[INFORMATION PROVIDED — start]

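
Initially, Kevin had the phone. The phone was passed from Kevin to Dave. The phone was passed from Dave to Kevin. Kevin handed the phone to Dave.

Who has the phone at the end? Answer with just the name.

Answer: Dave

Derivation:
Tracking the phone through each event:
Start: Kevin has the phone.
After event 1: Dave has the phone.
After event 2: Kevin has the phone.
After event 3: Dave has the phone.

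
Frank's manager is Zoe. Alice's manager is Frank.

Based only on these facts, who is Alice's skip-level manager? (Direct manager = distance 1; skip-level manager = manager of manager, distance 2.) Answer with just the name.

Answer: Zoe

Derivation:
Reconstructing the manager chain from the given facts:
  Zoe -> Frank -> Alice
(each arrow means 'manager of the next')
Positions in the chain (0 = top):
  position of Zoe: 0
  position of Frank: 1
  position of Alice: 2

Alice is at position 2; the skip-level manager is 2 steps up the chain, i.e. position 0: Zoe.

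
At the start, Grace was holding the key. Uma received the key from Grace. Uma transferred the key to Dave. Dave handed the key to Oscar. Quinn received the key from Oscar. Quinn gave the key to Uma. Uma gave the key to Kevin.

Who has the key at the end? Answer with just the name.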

[INFORMATION PROVIDED — finish]
[INFORMATION PROVIDED — start]

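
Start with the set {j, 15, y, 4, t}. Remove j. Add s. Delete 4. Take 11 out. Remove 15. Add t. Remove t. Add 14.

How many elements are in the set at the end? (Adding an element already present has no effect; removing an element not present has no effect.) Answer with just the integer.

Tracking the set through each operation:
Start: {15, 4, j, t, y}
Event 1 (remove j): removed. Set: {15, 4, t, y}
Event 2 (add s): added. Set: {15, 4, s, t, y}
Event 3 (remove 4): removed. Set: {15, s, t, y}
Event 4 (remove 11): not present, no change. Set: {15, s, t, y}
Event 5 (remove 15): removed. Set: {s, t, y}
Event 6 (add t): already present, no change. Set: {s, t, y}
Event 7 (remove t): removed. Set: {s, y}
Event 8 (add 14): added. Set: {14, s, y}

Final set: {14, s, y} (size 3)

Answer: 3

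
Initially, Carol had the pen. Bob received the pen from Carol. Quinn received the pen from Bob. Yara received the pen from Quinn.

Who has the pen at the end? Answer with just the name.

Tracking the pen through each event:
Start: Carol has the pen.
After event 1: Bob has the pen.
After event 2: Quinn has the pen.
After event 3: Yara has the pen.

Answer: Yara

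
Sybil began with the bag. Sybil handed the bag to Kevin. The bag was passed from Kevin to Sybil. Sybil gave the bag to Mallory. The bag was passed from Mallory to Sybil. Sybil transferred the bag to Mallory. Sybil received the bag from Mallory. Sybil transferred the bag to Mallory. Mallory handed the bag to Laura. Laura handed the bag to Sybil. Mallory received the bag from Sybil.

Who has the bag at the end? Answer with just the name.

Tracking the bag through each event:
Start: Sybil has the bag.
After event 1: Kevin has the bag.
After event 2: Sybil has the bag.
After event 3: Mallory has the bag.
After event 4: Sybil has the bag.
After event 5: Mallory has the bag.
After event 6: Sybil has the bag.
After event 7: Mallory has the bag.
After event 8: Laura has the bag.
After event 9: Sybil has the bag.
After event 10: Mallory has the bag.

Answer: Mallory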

[INFORMATION PROVIDED — finish]
[INFORMATION PROVIDED — start]

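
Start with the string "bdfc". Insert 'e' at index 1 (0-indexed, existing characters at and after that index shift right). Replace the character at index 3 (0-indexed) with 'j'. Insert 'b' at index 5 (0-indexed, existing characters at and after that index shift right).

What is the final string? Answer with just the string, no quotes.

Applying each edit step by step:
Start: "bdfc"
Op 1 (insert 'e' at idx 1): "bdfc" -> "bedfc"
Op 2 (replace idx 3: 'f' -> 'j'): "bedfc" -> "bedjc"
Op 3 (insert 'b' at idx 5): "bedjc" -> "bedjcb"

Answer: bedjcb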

[INFORMATION PROVIDED — finish]

YOUR TASK
Every line above that holds the string "received" should be copied into the answer.

WRITTEN ANSWER
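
At the start, Grace was holding the key. Uma received the key from Grace. Uma transferred the key to Dave. Dave handed the key to Oscar. Quinn received the key from Oscar. Quinn gave the key to Uma. Uma gave the key to Kevin.
Initially, Carol had the pen. Bob received the pen from Carol. Quinn received the pen from Bob. Yara received the pen from Quinn.
Sybil began with the bag. Sybil handed the bag to Kevin. The bag was passed from Kevin to Sybil. Sybil gave the bag to Mallory. The bag was passed from Mallory to Sybil. Sybil transferred the bag to Mallory. Sybil received the bag from Mallory. Sybil transferred the bag to Mallory. Mallory handed the bag to Laura. Laura handed the bag to Sybil. Mallory received the bag from Sybil.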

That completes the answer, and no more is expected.